● Instructions to follow: Among the records below, the line containing "Now apply, one" marks the start. Output it and all lines after it exactly.

● Provided records:
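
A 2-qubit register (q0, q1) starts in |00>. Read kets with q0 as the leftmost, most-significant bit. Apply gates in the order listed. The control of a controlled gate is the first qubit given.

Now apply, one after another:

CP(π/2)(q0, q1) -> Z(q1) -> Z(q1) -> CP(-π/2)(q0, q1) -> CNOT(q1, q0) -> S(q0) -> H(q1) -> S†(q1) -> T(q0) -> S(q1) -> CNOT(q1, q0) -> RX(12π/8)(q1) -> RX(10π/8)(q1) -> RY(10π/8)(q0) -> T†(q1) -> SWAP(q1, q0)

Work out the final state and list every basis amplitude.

The final amplitudes are (1 - I)*(sqrt(2) - I)/4 on |00>, -1/4 - I/4 on |01>, (-1 + I)*exp(3*I*pi/4)/4 on |10>, (-sqrt(2) + 1 - sqrt(2)*I - I)*exp(3*I*pi/4)/4 on |11>. Key observation: gates 1-4 undo each other exactly, leaving only the rest of the circuit to track.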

● Output of the exercise:
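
Now apply, one after another:

CP(π/2)(q0, q1) -> Z(q1) -> Z(q1) -> CP(-π/2)(q0, q1) -> CNOT(q1, q0) -> S(q0) -> H(q1) -> S†(q1) -> T(q0) -> S(q1) -> CNOT(q1, q0) -> RX(12π/8)(q1) -> RX(10π/8)(q1) -> RY(10π/8)(q0) -> T†(q1) -> SWAP(q1, q0)

Work out the final state and list every basis amplitude.

The final amplitudes are (1 - I)*(sqrt(2) - I)/4 on |00>, -1/4 - I/4 on |01>, (-1 + I)*exp(3*I*pi/4)/4 on |10>, (-sqrt(2) + 1 - sqrt(2)*I - I)*exp(3*I*pi/4)/4 on |11>. Key observation: gates 1-4 undo each other exactly, leaving only the rest of the circuit to track.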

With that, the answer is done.